» Directions
In the data below, find every line with the word "There" and copy it out.

» Data to examine

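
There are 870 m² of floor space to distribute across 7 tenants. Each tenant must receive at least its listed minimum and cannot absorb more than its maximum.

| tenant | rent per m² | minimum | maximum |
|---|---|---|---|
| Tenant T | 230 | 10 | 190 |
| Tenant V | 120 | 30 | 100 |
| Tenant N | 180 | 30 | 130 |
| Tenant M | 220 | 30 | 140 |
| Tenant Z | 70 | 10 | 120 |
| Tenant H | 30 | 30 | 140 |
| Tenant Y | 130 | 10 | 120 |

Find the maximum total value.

136000

Meeting every minimum uses 10+30+30+30+10+30+10 = 150 m², leaving 720.
Rank by rent per m²: Tenant T 230 > Tenant M 220 > Tenant N 180 > Tenant Y 130 > Tenant V 120 > Tenant Z 70 > Tenant H 30.
Tenant T: +180 to 190 (cap) ; 540 left.
Give Tenant M 110 more to hit its cap of 140 ; 430 left.
Tenant N takes 100 more to reach its cap of 130 ; 330 left.
Tenant Y: +110 to 120 (cap) ; 220 left.
Tenant V: +70 to 100 (cap) ; 150 left.
Tenant Z: +110 to 120 (cap) ; 40 left.
Tenant H: +40 (room for 110) → 70. Pool exhausted.
Total = 230×190 + 120×100 + 180×130 + 220×140 + 70×120 + 30×70 + 130×120 = 136000.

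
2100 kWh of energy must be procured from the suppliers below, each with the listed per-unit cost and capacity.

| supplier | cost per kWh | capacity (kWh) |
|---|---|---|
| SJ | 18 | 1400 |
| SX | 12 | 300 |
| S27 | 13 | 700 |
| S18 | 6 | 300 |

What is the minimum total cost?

Use suppliers in increasing cost order.
S18 (6): use full 300 — 1800 kWh to go.
SX at 12: take all 300 kWh — 1500 still needed.
S27 (13): use full 700 — 800 kWh to go.
SJ (18): take the remaining 800 — done.
Cost = 300×6 + 300×12 + 700×13 + 800×18 = 28900.

28900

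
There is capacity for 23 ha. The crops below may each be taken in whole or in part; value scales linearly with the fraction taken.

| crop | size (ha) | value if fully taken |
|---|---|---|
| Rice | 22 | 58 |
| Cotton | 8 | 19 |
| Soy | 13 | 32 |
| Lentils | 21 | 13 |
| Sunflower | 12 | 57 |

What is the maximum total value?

86

Best value per unit of size first: Sunflower 57/12≈4.75, Rice 58/22≈2.64, Soy 32/13≈2.46, Cotton 19/8≈2.38, Lentils 13/21≈0.619.
Take all of Sunflower (12 ha, value 57) — 11 ha left.
Fill the last 11 ha with part of Rice: 11/22 of it earns 29.
Total value = 86.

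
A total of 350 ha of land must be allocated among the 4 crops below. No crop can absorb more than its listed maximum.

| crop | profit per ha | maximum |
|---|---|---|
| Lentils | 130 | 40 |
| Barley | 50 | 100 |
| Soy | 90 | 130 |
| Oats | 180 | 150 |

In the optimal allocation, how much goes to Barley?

Order the crops by profit per ha: Oats 180 > Lentils 130 > Soy 90 > Barley 50.
Oats takes 150 to reach its cap of 150 — 200 left.
Give Lentils 40 to hit its cap of 40 — 160 left.
Soy: +130 to 130 (cap) — 30 left.
Barley has room for 100 but only 30 remain, so it gets 30.

30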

» The completed task
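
There are 870 m² of floor space to distribute across 7 tenants. Each tenant must receive at least its listed minimum and cannot absorb more than its maximum.
There is capacity for 23 ha. The crops below may each be taken in whole or in part; value scales linearly with the fraction taken.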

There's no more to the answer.